## Saved data entries
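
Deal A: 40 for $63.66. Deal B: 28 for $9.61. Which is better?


Deal A: $63.66/40 = $1.5915/unit
Deal B: $9.61/28 = $0.3432/unit
B is cheaper per unit
= Deal B

Deal B


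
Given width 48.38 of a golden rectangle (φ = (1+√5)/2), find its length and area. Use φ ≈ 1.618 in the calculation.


φ = (1 + √5) / 2 ≈ 1.618
Length = width × φ = 48.38 × 1.618 = 78.27884
≈ 78.28
Area = width × length = 48.38 × 78.27884 = 3787.1302792 ≈ 3787.13
= Length: 78.28, Area: 3787.13

Length: 78.28, Area: 3787.13


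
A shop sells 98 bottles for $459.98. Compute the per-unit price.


Unit rate = total / quantity
= 459.98 / 98
= $4.69 per unit

$4.69 per unit


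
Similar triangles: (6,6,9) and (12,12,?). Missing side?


Scale factor = 12/6 = 2
Missing side = 9 × 2
= 18.0

18.0


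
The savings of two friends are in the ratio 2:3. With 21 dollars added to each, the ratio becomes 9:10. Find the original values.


Let A = 2k, B = 3k.
(2k + 21) / (3k + 21) = 9/10
Cross-multiply: 10(2k + 21) = 9(3k + 21)
20k + 210 = 27k + 189
20k - 27k = 189 - 210
-7k = -21
k = -21/-7 = 3
A = 2×3 = 6, B = 3×3 = 9
= A = 6, B = 9

A = 6, B = 9


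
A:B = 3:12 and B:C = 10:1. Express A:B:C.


Match B: multiply A:B by 10 → 30:120
Multiply B:C by 12 → 120:12
Combined: 30:120:12
GCD = 6
= 5:20:2

5:20:2


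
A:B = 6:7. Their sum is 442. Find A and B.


Let A = 6k, B = 7k.
6k + 7k = 442
13k = 442 → k = 442/13 = 34
A = 6×34 = 204, B = 7×34 = 238
= A = 204, B = 238

A = 204, B = 238


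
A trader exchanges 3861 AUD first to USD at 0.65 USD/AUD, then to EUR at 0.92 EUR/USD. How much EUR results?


Step 1: 3861 AUD × 0.65 = 2509.65 USD
Step 2: 2509.65 USD × 0.92 = 2308.88 EUR
Implied rate AUD→EUR = 0.65 × 0.92 = 0.5980
= 2308.88 EUR

2308.88 EUR


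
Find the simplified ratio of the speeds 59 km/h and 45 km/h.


Ratio = 59:45
GCD = 1
Simplified = 59:45
Time ratio (same distance) = 45:59
Speed ratio = 59:45

59:45


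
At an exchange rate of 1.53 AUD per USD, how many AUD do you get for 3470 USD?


Amount × rate = 3470 × 1.53
= 5309.10 AUD

5309.10 AUD


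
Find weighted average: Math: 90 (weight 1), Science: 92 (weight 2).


Numerator = 90×1 + 92×2
= 90 + 184
= 274
Total weight = 3
Weighted avg = 274/3
= 91.33

91.33


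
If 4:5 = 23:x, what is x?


Cross multiply: 4 × x = 5 × 23
4x = 115
x = 115 / 4
= 28.75

28.75


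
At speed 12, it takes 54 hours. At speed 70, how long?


Inverse proportion: x × y = constant
k = 12 × 54 = 648
y₂ = k / 70 = 648 / 70
= 9.26

9.26


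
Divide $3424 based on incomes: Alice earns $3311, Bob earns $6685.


Total income = 3311 + 6685 = $9996
Alice: $3424 × 3311/9996 = $1134.14
Bob: $3424 × 6685/9996 = $2289.86
= Alice: $1134.14, Bob: $2289.86

Alice: $1134.14, Bob: $2289.86


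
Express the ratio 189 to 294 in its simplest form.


GCD(189, 294) = 21
189/21 : 294/21
= 9:14

9:14


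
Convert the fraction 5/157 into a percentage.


Percentage = (part / whole) × 100
= (5 / 157) × 100
≈ 3.18%

3.18%


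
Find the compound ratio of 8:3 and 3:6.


Compound ratio = (8×3) : (3×6)
= 24:18
GCD = 6
= 4:3

4:3


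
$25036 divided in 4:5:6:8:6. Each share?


Total parts = 4 + 5 + 6 + 8 + 6 = 29
Part 1: 25036 × 4/29 = 3453.24
Part 2: 25036 × 5/29 = 4316.55
Part 3: 25036 × 6/29 = 5179.86
Part 4: 25036 × 8/29 = 6906.48
Part 5: 25036 × 6/29 = 5179.86
= Part 1: $3453.24, Part 2: $4316.55, Part 3: $5179.86, Part 4: $6906.48, Part 5: $5179.86

Part 1: $3453.24, Part 2: $4316.55, Part 3: $5179.86, Part 4: $6906.48, Part 5: $5179.86


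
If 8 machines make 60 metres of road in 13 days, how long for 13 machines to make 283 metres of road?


Days ∝ work / workers, so d₂ = d₁ × (m₁/m₂) × (w₂/w₁)
Workers factor (inverse): 8/13 ≈ 0.6154
Work factor (direct): 283/60 ≈ 4.7167
d₂ = 13 × 8/13 × 283/60 = (13 × 8 × 283) / (13 × 60) = 29432/780
≈ 37.73 days

37.73 days


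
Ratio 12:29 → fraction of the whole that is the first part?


Total parts = 12 + 29 = 41
First part: 12/41 = 12/41
= 12/41

12/41


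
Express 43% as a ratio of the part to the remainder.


43% means 43 parts out of 100; remainder = 57
Part : remainder = 43:57
GCD = 1
= 43:57

43:57


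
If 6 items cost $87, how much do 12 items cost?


Direct proportion: y/x = constant
k = 87/6 = 14.5000
y₂ = k × 12 = 87 × 12 / 6 = 1044/6
= 174.00

174.00


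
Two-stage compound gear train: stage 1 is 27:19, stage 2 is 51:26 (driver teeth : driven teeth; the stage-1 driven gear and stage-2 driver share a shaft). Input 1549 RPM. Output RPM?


Stage 1: RPM_B = RPM_A × t_A/t_B = 1549 × 27/19 = 41823/19 ≈ 2201.21
B and C share a shaft → RPM_C = RPM_B
Stage 2: RPM_D = RPM_C × t_C/t_D = RPM_A × (t_A×t_C)/(t_B×t_D)
Overall ratio = (27×51)/(19×26) = 1377/494
RPM_D = 1549 × 1377/494 = 2132973/494
≈ 4317.76 RPM

4317.76 RPM


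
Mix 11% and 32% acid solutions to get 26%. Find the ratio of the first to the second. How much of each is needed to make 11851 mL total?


Let x parts of 11% mix with y parts of 32%.
11x + 32y = 26(x + y)
11x + 32y = 26x + 26y
x(11 - 26) = y(26 - 32)
x/y = (32 - 26)/(26 - 11) = 6/15
Simplify: 2:5
Total parts = 7; one part = 11851/7 = 1693.00 mL
11% solution: 2×1693.00 = 3386.00 mL
32% solution: 5×1693.00 = 8465.00 mL
= ratio 2:5; 3386.00 mL and 8465.00 mL

ratio 2:5; 3386.00 mL and 8465.00 mL


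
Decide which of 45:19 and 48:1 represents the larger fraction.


45/19 = 2.3684
48/1 = 48.0000
2.3684 < 48.0000, so 45:19 is less
= 48:1

48:1


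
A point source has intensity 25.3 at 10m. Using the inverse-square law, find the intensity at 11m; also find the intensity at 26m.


I₁d₁² = I₂d₂²
I at 11m = 25.3 × (10/11)² = 25.3 × 100/121 = 2530/121 ≈ 20.9091
I at 26m = 25.3 × (10/26)² = 25.3 × 100/676 = 2530/676 ≈ 3.7426
= 20.9091 and 3.7426

20.9091 and 3.7426


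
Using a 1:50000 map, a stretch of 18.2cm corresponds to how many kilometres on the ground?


Real distance = map distance × scale
= 18.2cm × 50000
= 910000 cm = 9100.0 m
= 9.100 km

9.100 km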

## TASK DETAILS
Exact copies of all entries are what's needed here.

## OUTPUT OF THE EXERCISE
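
Deal A: 40 for $63.66. Deal B: 28 for $9.61. Which is better?


Deal A: $63.66/40 = $1.5915/unit
Deal B: $9.61/28 = $0.3432/unit
B is cheaper per unit
= Deal B

Deal B


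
Given width 48.38 of a golden rectangle (φ = (1+√5)/2), find its length and area. Use φ ≈ 1.618 in the calculation.


φ = (1 + √5) / 2 ≈ 1.618
Length = width × φ = 48.38 × 1.618 = 78.27884
≈ 78.28
Area = width × length = 48.38 × 78.27884 = 3787.1302792 ≈ 3787.13
= Length: 78.28, Area: 3787.13

Length: 78.28, Area: 3787.13


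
A shop sells 98 bottles for $459.98. Compute the per-unit price.


Unit rate = total / quantity
= 459.98 / 98
= $4.69 per unit

$4.69 per unit


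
Similar triangles: (6,6,9) and (12,12,?). Missing side?


Scale factor = 12/6 = 2
Missing side = 9 × 2
= 18.0

18.0


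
The savings of two friends are in the ratio 2:3. With 21 dollars added to each, the ratio becomes 9:10. Find the original values.


Let A = 2k, B = 3k.
(2k + 21) / (3k + 21) = 9/10
Cross-multiply: 10(2k + 21) = 9(3k + 21)
20k + 210 = 27k + 189
20k - 27k = 189 - 210
-7k = -21
k = -21/-7 = 3
A = 2×3 = 6, B = 3×3 = 9
= A = 6, B = 9

A = 6, B = 9


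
A:B = 3:12 and B:C = 10:1. Express A:B:C.


Match B: multiply A:B by 10 → 30:120
Multiply B:C by 12 → 120:12
Combined: 30:120:12
GCD = 6
= 5:20:2

5:20:2


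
A:B = 6:7. Their sum is 442. Find A and B.


Let A = 6k, B = 7k.
6k + 7k = 442
13k = 442 → k = 442/13 = 34
A = 6×34 = 204, B = 7×34 = 238
= A = 204, B = 238

A = 204, B = 238


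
A trader exchanges 3861 AUD first to USD at 0.65 USD/AUD, then to EUR at 0.92 EUR/USD. How much EUR results?


Step 1: 3861 AUD × 0.65 = 2509.65 USD
Step 2: 2509.65 USD × 0.92 = 2308.88 EUR
Implied rate AUD→EUR = 0.65 × 0.92 = 0.5980
= 2308.88 EUR

2308.88 EUR


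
Find the simplified ratio of the speeds 59 km/h and 45 km/h.


Ratio = 59:45
GCD = 1
Simplified = 59:45
Time ratio (same distance) = 45:59
Speed ratio = 59:45

59:45


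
At an exchange rate of 1.53 AUD per USD, how many AUD do you get for 3470 USD?


Amount × rate = 3470 × 1.53
= 5309.10 AUD

5309.10 AUD


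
Find weighted average: Math: 90 (weight 1), Science: 92 (weight 2).


Numerator = 90×1 + 92×2
= 90 + 184
= 274
Total weight = 3
Weighted avg = 274/3
= 91.33

91.33


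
If 4:5 = 23:x, what is x?


Cross multiply: 4 × x = 5 × 23
4x = 115
x = 115 / 4
= 28.75

28.75


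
At speed 12, it takes 54 hours. At speed 70, how long?


Inverse proportion: x × y = constant
k = 12 × 54 = 648
y₂ = k / 70 = 648 / 70
= 9.26

9.26


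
Divide $3424 based on incomes: Alice earns $3311, Bob earns $6685.


Total income = 3311 + 6685 = $9996
Alice: $3424 × 3311/9996 = $1134.14
Bob: $3424 × 6685/9996 = $2289.86
= Alice: $1134.14, Bob: $2289.86

Alice: $1134.14, Bob: $2289.86


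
Express the ratio 189 to 294 in its simplest form.


GCD(189, 294) = 21
189/21 : 294/21
= 9:14

9:14


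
Convert the fraction 5/157 into a percentage.


Percentage = (part / whole) × 100
= (5 / 157) × 100
≈ 3.18%

3.18%


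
Find the compound ratio of 8:3 and 3:6.


Compound ratio = (8×3) : (3×6)
= 24:18
GCD = 6
= 4:3

4:3


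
$25036 divided in 4:5:6:8:6. Each share?


Total parts = 4 + 5 + 6 + 8 + 6 = 29
Part 1: 25036 × 4/29 = 3453.24
Part 2: 25036 × 5/29 = 4316.55
Part 3: 25036 × 6/29 = 5179.86
Part 4: 25036 × 8/29 = 6906.48
Part 5: 25036 × 6/29 = 5179.86
= Part 1: $3453.24, Part 2: $4316.55, Part 3: $5179.86, Part 4: $6906.48, Part 5: $5179.86

Part 1: $3453.24, Part 2: $4316.55, Part 3: $5179.86, Part 4: $6906.48, Part 5: $5179.86


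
If 8 machines make 60 metres of road in 13 days, how long for 13 machines to make 283 metres of road?


Days ∝ work / workers, so d₂ = d₁ × (m₁/m₂) × (w₂/w₁)
Workers factor (inverse): 8/13 ≈ 0.6154
Work factor (direct): 283/60 ≈ 4.7167
d₂ = 13 × 8/13 × 283/60 = (13 × 8 × 283) / (13 × 60) = 29432/780
≈ 37.73 days

37.73 days


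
Ratio 12:29 → fraction of the whole that is the first part?


Total parts = 12 + 29 = 41
First part: 12/41 = 12/41
= 12/41

12/41


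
Express 43% as a ratio of the part to the remainder.


43% means 43 parts out of 100; remainder = 57
Part : remainder = 43:57
GCD = 1
= 43:57

43:57


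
If 6 items cost $87, how much do 12 items cost?


Direct proportion: y/x = constant
k = 87/6 = 14.5000
y₂ = k × 12 = 87 × 12 / 6 = 1044/6
= 174.00

174.00


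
Two-stage compound gear train: stage 1 is 27:19, stage 2 is 51:26 (driver teeth : driven teeth; the stage-1 driven gear and stage-2 driver share a shaft). Input 1549 RPM. Output RPM?


Stage 1: RPM_B = RPM_A × t_A/t_B = 1549 × 27/19 = 41823/19 ≈ 2201.21
B and C share a shaft → RPM_C = RPM_B
Stage 2: RPM_D = RPM_C × t_C/t_D = RPM_A × (t_A×t_C)/(t_B×t_D)
Overall ratio = (27×51)/(19×26) = 1377/494
RPM_D = 1549 × 1377/494 = 2132973/494
≈ 4317.76 RPM

4317.76 RPM


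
Mix 11% and 32% acid solutions to get 26%. Find the ratio of the first to the second. How much of each is needed to make 11851 mL total?


Let x parts of 11% mix with y parts of 32%.
11x + 32y = 26(x + y)
11x + 32y = 26x + 26y
x(11 - 26) = y(26 - 32)
x/y = (32 - 26)/(26 - 11) = 6/15
Simplify: 2:5
Total parts = 7; one part = 11851/7 = 1693.00 mL
11% solution: 2×1693.00 = 3386.00 mL
32% solution: 5×1693.00 = 8465.00 mL
= ratio 2:5; 3386.00 mL and 8465.00 mL

ratio 2:5; 3386.00 mL and 8465.00 mL


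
Decide which of 45:19 and 48:1 represents the larger fraction.


45/19 = 2.3684
48/1 = 48.0000
2.3684 < 48.0000, so 45:19 is less
= 48:1

48:1


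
A point source has intensity 25.3 at 10m. Using the inverse-square law, find the intensity at 11m; also find the intensity at 26m.


I₁d₁² = I₂d₂²
I at 11m = 25.3 × (10/11)² = 25.3 × 100/121 = 2530/121 ≈ 20.9091
I at 26m = 25.3 × (10/26)² = 25.3 × 100/676 = 2530/676 ≈ 3.7426
= 20.9091 and 3.7426

20.9091 and 3.7426


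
Using a 1:50000 map, a stretch of 18.2cm corresponds to how many kilometres on the ground?


Real distance = map distance × scale
= 18.2cm × 50000
= 910000 cm = 9100.0 m
= 9.100 km

9.100 km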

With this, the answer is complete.